## [TASK TO COMPLETE]
A complete, exact retyping of the data below is required.

[Collected data entries]
%%
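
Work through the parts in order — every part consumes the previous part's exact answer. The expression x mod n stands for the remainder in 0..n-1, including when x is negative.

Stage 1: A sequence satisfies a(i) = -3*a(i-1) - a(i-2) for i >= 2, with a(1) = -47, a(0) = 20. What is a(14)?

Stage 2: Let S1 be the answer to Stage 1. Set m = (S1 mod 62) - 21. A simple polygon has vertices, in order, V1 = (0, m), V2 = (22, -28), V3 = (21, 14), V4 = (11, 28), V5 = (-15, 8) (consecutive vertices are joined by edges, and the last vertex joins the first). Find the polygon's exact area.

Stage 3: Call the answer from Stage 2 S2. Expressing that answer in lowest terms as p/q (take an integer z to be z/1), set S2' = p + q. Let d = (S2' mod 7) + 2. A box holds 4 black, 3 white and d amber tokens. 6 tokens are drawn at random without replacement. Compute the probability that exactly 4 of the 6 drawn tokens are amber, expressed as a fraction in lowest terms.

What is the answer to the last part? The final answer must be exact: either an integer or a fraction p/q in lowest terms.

Stage 1: a(2) = -3*(-47) - 1*(20) = 121; iterating: a(2)=121, a(3)=-316, a(4)=827, a(5)=-2165, a(6)=5668, a(7)=-14839, a(8)=38849, a(9)=-101708, a(10)=266275, a(11)=-697117, a(12)=1825076, a(13)=-4778111, a(14)=12509257; answer 12509257
Stage 2: S1 = 12509257; m = -8; cross terms: (0*-28 - 22*-8)=176, (22*14 - 21*-28)=896, (21*28 - 11*14)=434, (11*8 - -15*28)=508, (-15*-8 - 0*8)=120; twice the area = |2134| = 2134; area = 1067; answer 1067
Stage 3: S2 = 1067; threaded value p + q = 1068; d = 6; total draws C(13,6) = 1716; favorable C(6,4)*C(7,2) = 315; P = 105/572; answer 105/572

105/572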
%%
## [EXERCISE SOLUTION]
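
Work through the parts in order — every part consumes the previous part's exact answer. The expression x mod n stands for the remainder in 0..n-1, including when x is negative.

Stage 1: A sequence satisfies a(i) = -3*a(i-1) - a(i-2) for i >= 2, with a(1) = -47, a(0) = 20. What is a(14)?

Stage 2: Let S1 be the answer to Stage 1. Set m = (S1 mod 62) - 21. A simple polygon has vertices, in order, V1 = (0, m), V2 = (22, -28), V3 = (21, 14), V4 = (11, 28), V5 = (-15, 8) (consecutive vertices are joined by edges, and the last vertex joins the first). Find the polygon's exact area.

Stage 3: Call the answer from Stage 2 S2. Expressing that answer in lowest terms as p/q (take an integer z to be z/1), set S2' = p + q. Let d = (S2' mod 7) + 2. A box holds 4 black, 3 white and d amber tokens. 6 tokens are drawn at random without replacement. Compute the probability that exactly 4 of the 6 drawn tokens are amber, expressed as a fraction in lowest terms.

What is the answer to the last part? The final answer must be exact: either an integer or a fraction p/q in lowest terms.

Stage 1: a(2) = -3*(-47) - 1*(20) = 121; iterating: a(2)=121, a(3)=-316, a(4)=827, a(5)=-2165, a(6)=5668, a(7)=-14839, a(8)=38849, a(9)=-101708, a(10)=266275, a(11)=-697117, a(12)=1825076, a(13)=-4778111, a(14)=12509257; answer 12509257
Stage 2: S1 = 12509257; m = -8; cross terms: (0*-28 - 22*-8)=176, (22*14 - 21*-28)=896, (21*28 - 11*14)=434, (11*8 - -15*28)=508, (-15*-8 - 0*8)=120; twice the area = |2134| = 2134; area = 1067; answer 1067
Stage 3: S2 = 1067; threaded value p + q = 1068; d = 6; total draws C(13,6) = 1716; favorable C(6,4)*C(7,2) = 315; P = 105/572; answer 105/572

105/572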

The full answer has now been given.